Exercise:
Could you output exactly the lines from the one containing "An experimental agent" through the end of the records below, and nothing more?

Exercise material:

****************************************

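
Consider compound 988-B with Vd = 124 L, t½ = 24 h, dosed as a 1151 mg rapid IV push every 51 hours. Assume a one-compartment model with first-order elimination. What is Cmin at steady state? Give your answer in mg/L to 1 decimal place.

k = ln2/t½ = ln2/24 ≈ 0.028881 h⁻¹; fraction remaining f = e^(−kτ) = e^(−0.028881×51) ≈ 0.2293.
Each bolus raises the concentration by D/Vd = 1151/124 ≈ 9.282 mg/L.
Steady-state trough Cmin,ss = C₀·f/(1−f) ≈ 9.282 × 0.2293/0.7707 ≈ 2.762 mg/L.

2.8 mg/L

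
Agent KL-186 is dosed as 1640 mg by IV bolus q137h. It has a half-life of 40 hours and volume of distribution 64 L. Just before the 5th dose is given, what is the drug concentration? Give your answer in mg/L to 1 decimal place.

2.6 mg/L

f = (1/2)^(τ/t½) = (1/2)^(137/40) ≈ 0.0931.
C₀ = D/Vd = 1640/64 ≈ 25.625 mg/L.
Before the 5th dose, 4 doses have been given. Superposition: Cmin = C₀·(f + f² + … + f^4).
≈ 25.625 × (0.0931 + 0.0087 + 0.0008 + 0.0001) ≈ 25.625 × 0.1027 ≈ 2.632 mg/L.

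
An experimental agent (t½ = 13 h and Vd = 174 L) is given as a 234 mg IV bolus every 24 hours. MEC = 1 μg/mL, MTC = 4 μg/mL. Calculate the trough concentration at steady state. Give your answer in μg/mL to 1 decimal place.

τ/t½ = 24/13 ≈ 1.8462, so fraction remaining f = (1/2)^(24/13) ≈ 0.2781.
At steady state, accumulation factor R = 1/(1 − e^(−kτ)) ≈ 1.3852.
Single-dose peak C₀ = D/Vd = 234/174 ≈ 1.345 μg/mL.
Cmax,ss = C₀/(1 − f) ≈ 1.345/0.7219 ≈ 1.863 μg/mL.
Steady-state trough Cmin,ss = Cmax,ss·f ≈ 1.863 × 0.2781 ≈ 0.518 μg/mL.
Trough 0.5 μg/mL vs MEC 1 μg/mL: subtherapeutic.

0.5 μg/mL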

****************************************

Answer box:
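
An experimental agent (t½ = 13 h and Vd = 174 L) is given as a 234 mg IV bolus every 24 hours. MEC = 1 μg/mL, MTC = 4 μg/mL. Calculate the trough concentration at steady state. Give your answer in μg/mL to 1 decimal place.

τ/t½ = 24/13 ≈ 1.8462, so fraction remaining f = (1/2)^(24/13) ≈ 0.2781.
At steady state, accumulation factor R = 1/(1 − e^(−kτ)) ≈ 1.3852.
Single-dose peak C₀ = D/Vd = 234/174 ≈ 1.345 μg/mL.
Cmax,ss = C₀/(1 − f) ≈ 1.345/0.7219 ≈ 1.863 μg/mL.
Steady-state trough Cmin,ss = Cmax,ss·f ≈ 1.863 × 0.2781 ≈ 0.518 μg/mL.
Trough 0.5 μg/mL vs MEC 1 μg/mL: subtherapeutic.

0.5 μg/mL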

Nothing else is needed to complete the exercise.